▶ **TASK INSTRUCTIONS**: Scan the records and identify every line in which the string "path" occurs, then return those lines.

▶ **SUPPLIED MATERIAL**:
○ ○ ○

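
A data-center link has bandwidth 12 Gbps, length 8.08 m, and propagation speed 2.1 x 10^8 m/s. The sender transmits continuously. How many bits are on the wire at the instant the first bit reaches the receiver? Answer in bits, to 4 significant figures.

461.7 bits

Propagation delay = 8.08 / 210000000 = 3.84762e-08 s.
BDP = R × t_prop = 12000000000 × 3.84762e-08 = 461.714 bits.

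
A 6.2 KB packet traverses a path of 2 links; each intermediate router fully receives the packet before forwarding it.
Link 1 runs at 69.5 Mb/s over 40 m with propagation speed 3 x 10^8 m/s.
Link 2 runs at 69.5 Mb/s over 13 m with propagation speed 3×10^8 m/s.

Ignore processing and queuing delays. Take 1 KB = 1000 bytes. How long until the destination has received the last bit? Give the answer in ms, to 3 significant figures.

1.43 ms

L = 49600 bits.
Transmission delay per hop = L/R = 49600/69500000 = 0.713669 ms; 2 hops → 1.42734 ms.
Propagation delays (d/s per hop): 0.000133333, 4.33333e-05 ms; sum = 0.000176667 ms.
End-to-end = 1.43 ms.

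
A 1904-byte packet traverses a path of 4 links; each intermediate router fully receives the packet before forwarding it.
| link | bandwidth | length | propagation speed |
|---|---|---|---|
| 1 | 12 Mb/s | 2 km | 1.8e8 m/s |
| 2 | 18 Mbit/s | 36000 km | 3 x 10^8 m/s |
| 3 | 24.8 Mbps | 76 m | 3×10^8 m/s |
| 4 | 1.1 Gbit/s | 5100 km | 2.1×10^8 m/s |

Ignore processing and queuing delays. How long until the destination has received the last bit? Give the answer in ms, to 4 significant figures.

147.0 ms

L = 1904 × 8 = 15232 bits.
Transmission delays (L/R per hop): 1.26933, 0.846222, 0.614194, 0.0138473 ms; sum = 2.7436 ms.
Propagation delays (d/s per hop): 0.0111111, 120, 0.000253333, 24.2857 ms; sum = 144.297 ms.
End-to-end = 147.0 ms.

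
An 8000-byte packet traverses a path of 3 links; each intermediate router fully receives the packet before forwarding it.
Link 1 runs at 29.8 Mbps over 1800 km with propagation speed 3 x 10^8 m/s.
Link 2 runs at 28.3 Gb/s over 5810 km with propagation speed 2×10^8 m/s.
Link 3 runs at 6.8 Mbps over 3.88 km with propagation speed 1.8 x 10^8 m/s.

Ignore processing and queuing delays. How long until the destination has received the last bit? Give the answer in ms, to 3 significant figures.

L = 8000 × 8 = 64000 bits.
Transmission delays (L/R per hop): 2.14765, 0.00226148, 9.41176 ms; sum = 11.5617 ms.
Propagation delays (d/s per hop): 6, 29.05, 0.0215556 ms; sum = 35.0716 ms.
End-to-end = 46.6 ms.

46.6 ms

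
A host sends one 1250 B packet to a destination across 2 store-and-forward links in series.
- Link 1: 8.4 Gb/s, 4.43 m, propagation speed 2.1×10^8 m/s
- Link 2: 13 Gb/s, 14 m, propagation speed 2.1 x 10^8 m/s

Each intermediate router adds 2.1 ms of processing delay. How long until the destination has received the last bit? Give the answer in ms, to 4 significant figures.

2.102 ms

L = 1250 × 8 = 10000 bits.
Transmission delays (L/R per hop): 0.00119048, 0.000769231 ms; sum = 0.00195971 ms.
Propagation delays (d/s per hop): 2.10952e-05, 6.66667e-05 ms; sum = 8.77619e-05 ms.
Processing at 1 router(s): 1 × 2.1 ms = 2.1 ms.
End-to-end = 2.102 ms.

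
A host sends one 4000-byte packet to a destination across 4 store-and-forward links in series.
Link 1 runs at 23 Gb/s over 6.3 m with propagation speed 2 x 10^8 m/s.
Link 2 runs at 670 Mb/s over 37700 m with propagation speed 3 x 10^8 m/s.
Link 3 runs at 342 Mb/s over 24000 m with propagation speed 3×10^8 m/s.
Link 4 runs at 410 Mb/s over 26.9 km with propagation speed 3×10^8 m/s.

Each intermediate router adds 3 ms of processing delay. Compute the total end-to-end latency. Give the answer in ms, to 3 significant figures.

L = 4000 × 8 = 32000 bits.
Transmission delays (L/R per hop): 0.0013913, 0.0477612, 0.0935673, 0.0780488 ms; sum = 0.220769 ms.
Propagation delays (d/s per hop): 3.15e-05, 0.125667, 0.08, 0.0896667 ms; sum = 0.295365 ms.
Processing at 3 router(s): 3 × 3 ms = 9 ms.
End-to-end = 9.52 ms.

9.52 ms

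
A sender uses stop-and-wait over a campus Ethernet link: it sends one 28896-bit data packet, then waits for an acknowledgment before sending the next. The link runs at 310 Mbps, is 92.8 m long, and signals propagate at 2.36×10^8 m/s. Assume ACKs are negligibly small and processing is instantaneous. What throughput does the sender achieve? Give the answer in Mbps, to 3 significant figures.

307 Mbps

t_tx = L/R = 28896/310000000 = 9.32129e-05 s.
t_prop = 92.8/236000000 = 3.9322e-07 s; RTT = 7.86441e-07 s.
Cycle = t_tx + RTT = 9.39993e-05 s.
Throughput = L / cycle = 28896 / 9.39993e-05 = 307 Mbps.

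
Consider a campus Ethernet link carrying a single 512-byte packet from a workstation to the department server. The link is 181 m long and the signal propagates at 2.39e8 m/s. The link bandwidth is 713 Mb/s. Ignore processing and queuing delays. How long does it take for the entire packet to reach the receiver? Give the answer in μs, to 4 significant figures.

L = 512 × 8 = 4096 bits.
Transmission delay = L/R = 4096 / 713000000 = 5.74474 μs.
Propagation delay = d/s = 181 m / 239000000 m/s = 0.757322 μs.
Total = 6.502 μs.

6.502 μs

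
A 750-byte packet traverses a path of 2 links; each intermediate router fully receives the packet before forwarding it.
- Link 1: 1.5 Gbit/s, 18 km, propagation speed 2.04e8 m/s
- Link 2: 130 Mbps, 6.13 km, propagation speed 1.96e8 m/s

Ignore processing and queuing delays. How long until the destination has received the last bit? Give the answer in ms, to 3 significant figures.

0.170 ms

L = 750 × 8 = 6000 bits.
Transmission delays (L/R per hop): 0.004, 0.0461538 ms; sum = 0.0501538 ms.
Propagation delays (d/s per hop): 0.0882353, 0.0312755 ms; sum = 0.119511 ms.
End-to-end = 0.170 ms.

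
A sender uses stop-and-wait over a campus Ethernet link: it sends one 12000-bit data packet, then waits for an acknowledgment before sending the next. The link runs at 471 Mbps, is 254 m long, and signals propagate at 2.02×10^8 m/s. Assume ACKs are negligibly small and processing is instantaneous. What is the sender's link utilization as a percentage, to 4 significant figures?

91.02 %

t_tx = L/R = 12000/471000000 = 2.54777e-05 s.
t_prop = 254/202000000 = 1.25743e-06 s; RTT = 2.51485e-06 s.
Cycle = t_tx + RTT = 2.79926e-05 s.
Utilization = t_tx / cycle = 2.54777e-05/2.79926e-05 = 91.02 %.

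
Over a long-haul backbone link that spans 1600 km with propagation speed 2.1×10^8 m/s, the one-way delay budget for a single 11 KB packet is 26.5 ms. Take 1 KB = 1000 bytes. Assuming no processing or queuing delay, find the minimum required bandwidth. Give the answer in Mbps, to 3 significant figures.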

○ ○ ○

▶ **EXERCISE OUTPUT**:
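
A 6.2 KB packet traverses a path of 2 links; each intermediate router fully receives the packet before forwarding it.
A 1904-byte packet traverses a path of 4 links; each intermediate router fully receives the packet before forwarding it.
An 8000-byte packet traverses a path of 3 links; each intermediate router fully receives the packet before forwarding it.
A 750-byte packet traverses a path of 2 links; each intermediate router fully receives the packet before forwarding it.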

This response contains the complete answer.